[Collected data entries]
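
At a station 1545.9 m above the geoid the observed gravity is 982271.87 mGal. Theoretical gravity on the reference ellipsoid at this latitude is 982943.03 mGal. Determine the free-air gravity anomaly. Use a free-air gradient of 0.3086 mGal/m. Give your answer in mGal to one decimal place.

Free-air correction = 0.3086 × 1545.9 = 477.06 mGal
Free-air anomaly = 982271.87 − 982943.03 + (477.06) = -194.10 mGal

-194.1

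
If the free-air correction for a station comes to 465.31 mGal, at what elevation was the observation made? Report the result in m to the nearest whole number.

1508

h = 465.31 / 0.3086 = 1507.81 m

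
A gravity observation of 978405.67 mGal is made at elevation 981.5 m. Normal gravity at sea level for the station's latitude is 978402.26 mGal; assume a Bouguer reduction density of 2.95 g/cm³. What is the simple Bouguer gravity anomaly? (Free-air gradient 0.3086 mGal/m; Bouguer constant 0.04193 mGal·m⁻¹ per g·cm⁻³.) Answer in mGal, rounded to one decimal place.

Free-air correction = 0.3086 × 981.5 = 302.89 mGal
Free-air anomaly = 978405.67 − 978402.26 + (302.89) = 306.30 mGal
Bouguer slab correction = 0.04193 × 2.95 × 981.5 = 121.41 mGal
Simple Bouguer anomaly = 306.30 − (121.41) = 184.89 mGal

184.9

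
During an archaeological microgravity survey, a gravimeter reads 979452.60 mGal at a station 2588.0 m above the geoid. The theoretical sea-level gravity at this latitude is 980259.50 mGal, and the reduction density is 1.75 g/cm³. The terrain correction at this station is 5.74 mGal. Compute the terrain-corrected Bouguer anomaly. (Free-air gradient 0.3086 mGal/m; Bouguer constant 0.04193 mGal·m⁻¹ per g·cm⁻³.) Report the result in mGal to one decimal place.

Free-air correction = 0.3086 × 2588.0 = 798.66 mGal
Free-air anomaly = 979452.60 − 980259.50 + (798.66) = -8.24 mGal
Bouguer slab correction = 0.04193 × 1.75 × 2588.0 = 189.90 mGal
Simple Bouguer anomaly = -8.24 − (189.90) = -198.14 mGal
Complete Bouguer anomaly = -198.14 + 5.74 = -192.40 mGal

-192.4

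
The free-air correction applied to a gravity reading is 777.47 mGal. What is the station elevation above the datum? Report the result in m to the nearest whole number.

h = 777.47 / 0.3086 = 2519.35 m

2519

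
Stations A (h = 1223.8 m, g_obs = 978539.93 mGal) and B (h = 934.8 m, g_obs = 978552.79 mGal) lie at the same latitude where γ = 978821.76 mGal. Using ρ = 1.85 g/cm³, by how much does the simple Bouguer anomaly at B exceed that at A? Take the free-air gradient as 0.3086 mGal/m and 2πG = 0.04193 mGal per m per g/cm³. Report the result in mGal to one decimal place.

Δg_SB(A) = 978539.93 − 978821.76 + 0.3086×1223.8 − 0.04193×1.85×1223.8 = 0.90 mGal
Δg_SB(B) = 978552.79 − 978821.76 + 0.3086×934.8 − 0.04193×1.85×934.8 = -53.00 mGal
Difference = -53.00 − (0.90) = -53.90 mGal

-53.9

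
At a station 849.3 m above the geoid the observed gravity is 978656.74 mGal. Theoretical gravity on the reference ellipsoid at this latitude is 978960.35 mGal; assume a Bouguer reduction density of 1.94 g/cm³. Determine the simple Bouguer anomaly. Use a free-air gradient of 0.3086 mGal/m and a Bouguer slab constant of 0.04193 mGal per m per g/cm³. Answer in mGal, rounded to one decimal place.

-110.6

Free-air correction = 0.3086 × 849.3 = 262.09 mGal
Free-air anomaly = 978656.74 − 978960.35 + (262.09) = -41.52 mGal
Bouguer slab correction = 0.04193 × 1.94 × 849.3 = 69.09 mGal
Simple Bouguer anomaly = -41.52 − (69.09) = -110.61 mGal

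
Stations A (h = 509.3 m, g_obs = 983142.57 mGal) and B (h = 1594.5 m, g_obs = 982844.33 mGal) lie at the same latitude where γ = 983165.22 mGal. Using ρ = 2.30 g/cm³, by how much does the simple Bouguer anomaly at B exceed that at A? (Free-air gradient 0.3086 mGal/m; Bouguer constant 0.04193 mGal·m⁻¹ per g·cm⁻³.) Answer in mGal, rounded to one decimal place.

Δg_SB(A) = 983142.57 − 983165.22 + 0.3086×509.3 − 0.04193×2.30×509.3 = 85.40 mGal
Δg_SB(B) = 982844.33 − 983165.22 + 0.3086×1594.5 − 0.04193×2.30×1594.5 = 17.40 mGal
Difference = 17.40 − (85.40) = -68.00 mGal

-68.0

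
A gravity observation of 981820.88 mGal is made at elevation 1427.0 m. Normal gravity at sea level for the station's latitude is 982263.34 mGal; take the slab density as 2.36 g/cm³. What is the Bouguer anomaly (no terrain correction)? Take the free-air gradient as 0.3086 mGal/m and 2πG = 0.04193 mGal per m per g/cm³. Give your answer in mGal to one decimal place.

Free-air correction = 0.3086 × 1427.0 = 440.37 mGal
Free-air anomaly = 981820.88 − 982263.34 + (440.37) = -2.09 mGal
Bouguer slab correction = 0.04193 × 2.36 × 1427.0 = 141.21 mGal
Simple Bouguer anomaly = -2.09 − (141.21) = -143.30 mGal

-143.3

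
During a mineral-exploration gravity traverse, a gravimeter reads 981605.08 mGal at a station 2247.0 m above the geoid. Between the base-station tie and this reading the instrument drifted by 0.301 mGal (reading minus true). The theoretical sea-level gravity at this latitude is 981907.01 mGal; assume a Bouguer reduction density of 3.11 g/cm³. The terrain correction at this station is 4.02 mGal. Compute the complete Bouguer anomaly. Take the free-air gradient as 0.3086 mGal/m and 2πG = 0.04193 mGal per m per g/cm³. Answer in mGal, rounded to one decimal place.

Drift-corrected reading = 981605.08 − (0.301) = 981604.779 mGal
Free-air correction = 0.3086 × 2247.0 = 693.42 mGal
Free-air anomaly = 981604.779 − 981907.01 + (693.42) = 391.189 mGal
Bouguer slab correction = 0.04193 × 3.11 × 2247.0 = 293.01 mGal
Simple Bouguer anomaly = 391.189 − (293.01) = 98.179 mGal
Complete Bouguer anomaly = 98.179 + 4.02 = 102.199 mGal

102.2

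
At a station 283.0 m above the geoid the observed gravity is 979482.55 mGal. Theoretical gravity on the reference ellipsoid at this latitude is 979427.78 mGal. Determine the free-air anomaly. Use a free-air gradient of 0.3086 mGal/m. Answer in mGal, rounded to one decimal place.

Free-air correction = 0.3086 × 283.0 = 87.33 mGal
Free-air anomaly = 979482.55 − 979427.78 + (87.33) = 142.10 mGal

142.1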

---

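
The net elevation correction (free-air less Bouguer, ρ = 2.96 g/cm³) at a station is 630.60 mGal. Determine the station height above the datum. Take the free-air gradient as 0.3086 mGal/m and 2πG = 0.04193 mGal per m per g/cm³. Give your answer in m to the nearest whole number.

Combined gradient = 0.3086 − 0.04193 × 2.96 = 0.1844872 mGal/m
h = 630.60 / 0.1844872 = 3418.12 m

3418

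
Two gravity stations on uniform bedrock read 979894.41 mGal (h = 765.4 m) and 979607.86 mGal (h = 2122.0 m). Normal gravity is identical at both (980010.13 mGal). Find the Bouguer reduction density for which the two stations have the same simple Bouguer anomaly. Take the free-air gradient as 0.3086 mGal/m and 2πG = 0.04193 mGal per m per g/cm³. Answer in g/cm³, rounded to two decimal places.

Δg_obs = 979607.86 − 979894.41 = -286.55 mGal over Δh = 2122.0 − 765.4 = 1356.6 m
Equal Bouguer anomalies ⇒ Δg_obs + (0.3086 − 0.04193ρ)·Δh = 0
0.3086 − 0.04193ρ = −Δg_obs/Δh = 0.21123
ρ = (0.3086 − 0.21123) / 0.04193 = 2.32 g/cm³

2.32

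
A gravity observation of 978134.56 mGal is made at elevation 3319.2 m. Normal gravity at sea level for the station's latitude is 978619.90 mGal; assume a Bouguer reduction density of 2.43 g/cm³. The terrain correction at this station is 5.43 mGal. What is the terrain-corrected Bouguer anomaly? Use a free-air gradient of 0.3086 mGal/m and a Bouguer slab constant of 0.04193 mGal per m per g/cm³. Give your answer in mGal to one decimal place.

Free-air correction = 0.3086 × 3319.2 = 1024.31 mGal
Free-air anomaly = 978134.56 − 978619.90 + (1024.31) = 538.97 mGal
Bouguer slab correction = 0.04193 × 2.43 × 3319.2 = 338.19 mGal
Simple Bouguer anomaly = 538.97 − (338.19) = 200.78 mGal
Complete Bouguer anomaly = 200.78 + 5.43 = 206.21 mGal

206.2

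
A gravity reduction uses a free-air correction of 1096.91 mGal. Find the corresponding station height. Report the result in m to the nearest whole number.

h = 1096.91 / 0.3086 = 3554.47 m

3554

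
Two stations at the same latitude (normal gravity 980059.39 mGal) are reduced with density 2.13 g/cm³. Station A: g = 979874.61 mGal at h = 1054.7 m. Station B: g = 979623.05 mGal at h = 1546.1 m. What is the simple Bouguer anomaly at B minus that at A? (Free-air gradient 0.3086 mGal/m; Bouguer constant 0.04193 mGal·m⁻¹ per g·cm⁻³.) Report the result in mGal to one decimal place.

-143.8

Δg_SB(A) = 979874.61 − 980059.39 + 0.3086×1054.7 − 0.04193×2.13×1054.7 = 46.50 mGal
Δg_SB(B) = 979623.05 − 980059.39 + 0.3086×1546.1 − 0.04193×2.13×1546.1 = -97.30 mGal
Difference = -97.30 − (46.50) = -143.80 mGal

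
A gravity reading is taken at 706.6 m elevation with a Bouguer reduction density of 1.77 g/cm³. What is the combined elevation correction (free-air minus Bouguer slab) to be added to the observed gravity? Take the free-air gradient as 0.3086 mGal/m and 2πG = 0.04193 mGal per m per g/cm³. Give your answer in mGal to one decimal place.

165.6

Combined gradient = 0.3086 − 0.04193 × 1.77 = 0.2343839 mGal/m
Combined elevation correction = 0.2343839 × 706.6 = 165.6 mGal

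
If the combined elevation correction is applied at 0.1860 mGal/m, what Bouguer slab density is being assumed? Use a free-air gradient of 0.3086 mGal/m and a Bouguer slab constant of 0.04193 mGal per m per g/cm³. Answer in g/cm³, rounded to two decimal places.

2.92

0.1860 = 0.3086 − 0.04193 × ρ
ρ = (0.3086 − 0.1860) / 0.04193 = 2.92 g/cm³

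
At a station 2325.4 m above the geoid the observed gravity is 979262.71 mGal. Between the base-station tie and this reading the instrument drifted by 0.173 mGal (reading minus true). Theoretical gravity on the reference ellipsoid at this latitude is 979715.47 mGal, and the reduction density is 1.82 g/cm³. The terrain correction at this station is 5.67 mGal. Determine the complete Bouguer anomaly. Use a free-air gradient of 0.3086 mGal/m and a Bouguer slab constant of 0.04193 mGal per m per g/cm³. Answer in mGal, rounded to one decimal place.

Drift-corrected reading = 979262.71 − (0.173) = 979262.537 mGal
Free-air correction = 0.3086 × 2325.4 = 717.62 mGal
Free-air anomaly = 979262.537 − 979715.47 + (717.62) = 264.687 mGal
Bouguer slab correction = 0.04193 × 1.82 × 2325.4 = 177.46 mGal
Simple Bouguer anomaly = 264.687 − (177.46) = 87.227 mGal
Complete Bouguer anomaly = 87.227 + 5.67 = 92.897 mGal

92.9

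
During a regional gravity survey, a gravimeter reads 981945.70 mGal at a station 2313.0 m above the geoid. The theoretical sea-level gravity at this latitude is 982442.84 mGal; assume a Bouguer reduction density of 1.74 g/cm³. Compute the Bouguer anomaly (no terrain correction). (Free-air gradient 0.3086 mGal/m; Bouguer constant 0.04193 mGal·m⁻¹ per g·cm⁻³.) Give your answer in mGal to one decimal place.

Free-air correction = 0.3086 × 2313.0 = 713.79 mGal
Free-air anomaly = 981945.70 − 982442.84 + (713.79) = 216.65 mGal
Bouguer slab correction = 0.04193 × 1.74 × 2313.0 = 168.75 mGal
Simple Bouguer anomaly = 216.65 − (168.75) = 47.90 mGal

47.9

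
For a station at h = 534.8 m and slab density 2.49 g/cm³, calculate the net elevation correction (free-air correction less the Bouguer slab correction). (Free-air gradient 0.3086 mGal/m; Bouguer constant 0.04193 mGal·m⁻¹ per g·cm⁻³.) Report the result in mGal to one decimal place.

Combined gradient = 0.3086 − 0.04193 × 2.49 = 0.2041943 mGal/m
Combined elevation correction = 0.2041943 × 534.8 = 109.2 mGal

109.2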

* * *

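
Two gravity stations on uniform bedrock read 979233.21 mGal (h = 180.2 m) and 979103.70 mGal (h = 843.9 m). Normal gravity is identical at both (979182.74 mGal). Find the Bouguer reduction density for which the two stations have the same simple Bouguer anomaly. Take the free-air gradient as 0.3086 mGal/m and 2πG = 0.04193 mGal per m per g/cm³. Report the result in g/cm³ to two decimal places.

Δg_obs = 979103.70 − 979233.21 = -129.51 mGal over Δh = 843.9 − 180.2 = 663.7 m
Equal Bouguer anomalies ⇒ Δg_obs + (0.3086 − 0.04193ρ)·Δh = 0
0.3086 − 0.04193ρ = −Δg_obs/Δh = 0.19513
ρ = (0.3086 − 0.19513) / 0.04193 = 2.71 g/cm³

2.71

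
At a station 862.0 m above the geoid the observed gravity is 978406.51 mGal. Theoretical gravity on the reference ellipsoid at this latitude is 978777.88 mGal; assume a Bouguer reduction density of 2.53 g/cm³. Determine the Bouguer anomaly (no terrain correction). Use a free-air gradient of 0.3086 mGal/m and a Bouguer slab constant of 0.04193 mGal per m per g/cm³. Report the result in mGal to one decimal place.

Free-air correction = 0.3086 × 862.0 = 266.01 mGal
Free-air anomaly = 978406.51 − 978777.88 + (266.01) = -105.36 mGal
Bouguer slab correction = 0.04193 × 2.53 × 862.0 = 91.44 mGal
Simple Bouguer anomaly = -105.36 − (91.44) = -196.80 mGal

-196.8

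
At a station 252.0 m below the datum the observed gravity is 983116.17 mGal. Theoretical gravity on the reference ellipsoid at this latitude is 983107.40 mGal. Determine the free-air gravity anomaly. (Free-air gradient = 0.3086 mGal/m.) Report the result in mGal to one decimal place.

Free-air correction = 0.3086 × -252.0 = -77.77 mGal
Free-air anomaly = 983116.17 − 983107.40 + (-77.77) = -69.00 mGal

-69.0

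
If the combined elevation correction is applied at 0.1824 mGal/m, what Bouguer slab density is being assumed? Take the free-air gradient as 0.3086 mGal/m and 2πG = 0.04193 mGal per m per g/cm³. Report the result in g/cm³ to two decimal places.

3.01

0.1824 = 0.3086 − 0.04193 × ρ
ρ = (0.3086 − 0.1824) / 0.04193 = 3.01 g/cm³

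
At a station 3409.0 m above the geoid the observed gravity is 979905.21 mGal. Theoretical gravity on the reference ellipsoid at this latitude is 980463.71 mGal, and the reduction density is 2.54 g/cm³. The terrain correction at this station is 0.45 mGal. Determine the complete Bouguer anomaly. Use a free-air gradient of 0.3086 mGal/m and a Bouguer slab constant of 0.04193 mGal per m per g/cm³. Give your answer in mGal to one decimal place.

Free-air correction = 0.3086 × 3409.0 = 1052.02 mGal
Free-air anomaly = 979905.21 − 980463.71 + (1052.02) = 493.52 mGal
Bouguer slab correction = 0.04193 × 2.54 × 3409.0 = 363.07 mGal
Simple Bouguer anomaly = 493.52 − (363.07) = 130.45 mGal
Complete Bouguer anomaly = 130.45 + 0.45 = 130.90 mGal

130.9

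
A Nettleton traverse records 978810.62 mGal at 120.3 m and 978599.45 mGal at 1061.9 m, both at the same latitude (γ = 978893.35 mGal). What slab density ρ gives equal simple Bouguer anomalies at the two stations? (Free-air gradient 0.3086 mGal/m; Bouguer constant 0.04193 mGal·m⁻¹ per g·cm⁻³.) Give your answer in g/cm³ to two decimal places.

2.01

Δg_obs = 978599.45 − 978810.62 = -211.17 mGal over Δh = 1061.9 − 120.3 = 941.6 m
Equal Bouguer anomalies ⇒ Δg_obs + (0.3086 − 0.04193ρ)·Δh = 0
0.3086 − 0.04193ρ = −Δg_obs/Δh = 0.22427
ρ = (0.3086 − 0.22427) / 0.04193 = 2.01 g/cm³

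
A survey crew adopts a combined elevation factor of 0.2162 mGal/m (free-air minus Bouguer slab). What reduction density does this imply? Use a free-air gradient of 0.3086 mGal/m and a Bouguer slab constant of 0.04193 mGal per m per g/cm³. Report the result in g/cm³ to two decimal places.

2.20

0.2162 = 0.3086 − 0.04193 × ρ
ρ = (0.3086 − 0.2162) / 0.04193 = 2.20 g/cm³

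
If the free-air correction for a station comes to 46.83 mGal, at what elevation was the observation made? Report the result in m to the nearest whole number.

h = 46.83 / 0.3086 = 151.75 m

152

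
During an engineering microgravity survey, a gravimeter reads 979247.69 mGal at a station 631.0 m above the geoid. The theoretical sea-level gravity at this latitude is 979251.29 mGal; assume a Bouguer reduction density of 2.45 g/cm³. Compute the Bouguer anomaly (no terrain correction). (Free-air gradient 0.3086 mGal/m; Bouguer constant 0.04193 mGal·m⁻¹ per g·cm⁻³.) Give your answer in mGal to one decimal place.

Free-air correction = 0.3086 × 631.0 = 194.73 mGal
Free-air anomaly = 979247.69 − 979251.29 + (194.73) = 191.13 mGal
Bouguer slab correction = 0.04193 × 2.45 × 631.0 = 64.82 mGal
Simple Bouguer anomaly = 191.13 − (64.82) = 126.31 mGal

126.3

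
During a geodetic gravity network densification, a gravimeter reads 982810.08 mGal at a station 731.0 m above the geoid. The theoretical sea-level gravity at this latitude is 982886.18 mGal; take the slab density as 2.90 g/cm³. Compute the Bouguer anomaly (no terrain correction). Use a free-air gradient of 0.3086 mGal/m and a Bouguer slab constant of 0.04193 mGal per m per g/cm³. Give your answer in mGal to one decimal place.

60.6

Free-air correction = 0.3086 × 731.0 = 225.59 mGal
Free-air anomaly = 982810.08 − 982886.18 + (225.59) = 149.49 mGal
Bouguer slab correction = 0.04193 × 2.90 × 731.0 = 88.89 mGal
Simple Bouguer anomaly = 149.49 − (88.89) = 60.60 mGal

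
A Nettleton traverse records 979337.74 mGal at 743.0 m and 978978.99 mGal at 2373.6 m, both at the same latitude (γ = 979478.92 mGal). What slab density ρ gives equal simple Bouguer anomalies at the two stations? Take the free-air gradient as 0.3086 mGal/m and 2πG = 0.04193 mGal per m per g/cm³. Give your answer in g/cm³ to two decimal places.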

WORK INSTRUCTIONS.
Of all the entries above, repeat only the lines from the line that has "During an engineering" to the line that has "A Nettleton traverse records 979337.74", both lines included, exactly.

SOLUTION TO THE PROBLEM.
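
During an engineering microgravity survey, a gravimeter reads 979247.69 mGal at a station 631.0 m above the geoid. The theoretical sea-level gravity at this latitude is 979251.29 mGal; assume a Bouguer reduction density of 2.45 g/cm³. Compute the Bouguer anomaly (no terrain correction). (Free-air gradient 0.3086 mGal/m; Bouguer constant 0.04193 mGal·m⁻¹ per g·cm⁻³.) Give your answer in mGal to one decimal place.

Free-air correction = 0.3086 × 631.0 = 194.73 mGal
Free-air anomaly = 979247.69 − 979251.29 + (194.73) = 191.13 mGal
Bouguer slab correction = 0.04193 × 2.45 × 631.0 = 64.82 mGal
Simple Bouguer anomaly = 191.13 − (64.82) = 126.31 mGal

126.3

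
During a geodetic gravity network densification, a gravimeter reads 982810.08 mGal at a station 731.0 m above the geoid. The theoretical sea-level gravity at this latitude is 982886.18 mGal; take the slab density as 2.90 g/cm³. Compute the Bouguer anomaly (no terrain correction). Use a free-air gradient of 0.3086 mGal/m and a Bouguer slab constant of 0.04193 mGal per m per g/cm³. Give your answer in mGal to one decimal place.

60.6

Free-air correction = 0.3086 × 731.0 = 225.59 mGal
Free-air anomaly = 982810.08 − 982886.18 + (225.59) = 149.49 mGal
Bouguer slab correction = 0.04193 × 2.90 × 731.0 = 88.89 mGal
Simple Bouguer anomaly = 149.49 − (88.89) = 60.60 mGal

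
A Nettleton traverse records 979337.74 mGal at 743.0 m and 978978.99 mGal at 2373.6 m, both at the same latitude (γ = 979478.92 mGal). What slab density ρ gives equal simple Bouguer anomalies at the two stations? Take the free-air gradient as 0.3086 mGal/m and 2πG = 0.04193 mGal per m per g/cm³. Give your answer in g/cm³ to two decimal places.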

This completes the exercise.